(Stored items)
+++
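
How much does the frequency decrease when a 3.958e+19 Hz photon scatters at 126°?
1.334e+19 Hz (decrease)

Convert frequency to wavelength (c = 299792458 m/s):
λ₀ = c/f₀ = 299792458/3.958e+19 = 7.5743420e-12 m = 7.5743 pm

Calculate Compton shift:
Δλ = λ_C(1 - cos(126°)) = 3.8525 pm

Final wavelength:
λ' = λ₀ + Δλ = 7.5743 + 3.8525 = 11.4268 pm

Final frequency:
f' = c/λ' = 299792458/1.1426802e-11 = 2.6235903e+19 Hz

Frequency shift (decrease):
Δf = f₀ - f' = 3.958e+19 - 2.6235903e+19 = 1.334e+19 Hz

(Intermediate values are shown rounded; full precision is carried through to the final answer.)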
+++
**Activity**
Reproduce the data above in full, keeping it exactly the same.

**Your response**
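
How much does the frequency decrease when a 3.958e+19 Hz photon scatters at 126°?
1.334e+19 Hz (decrease)

Convert frequency to wavelength (c = 299792458 m/s):
λ₀ = c/f₀ = 299792458/3.958e+19 = 7.5743420e-12 m = 7.5743 pm

Calculate Compton shift:
Δλ = λ_C(1 - cos(126°)) = 3.8525 pm

Final wavelength:
λ' = λ₀ + Δλ = 7.5743 + 3.8525 = 11.4268 pm

Final frequency:
f' = c/λ' = 299792458/1.1426802e-11 = 2.6235903e+19 Hz

Frequency shift (decrease):
Δf = f₀ - f' = 3.958e+19 - 2.6235903e+19 = 1.334e+19 Hz

(Intermediate values are shown rounded; full precision is carried through to the final answer.)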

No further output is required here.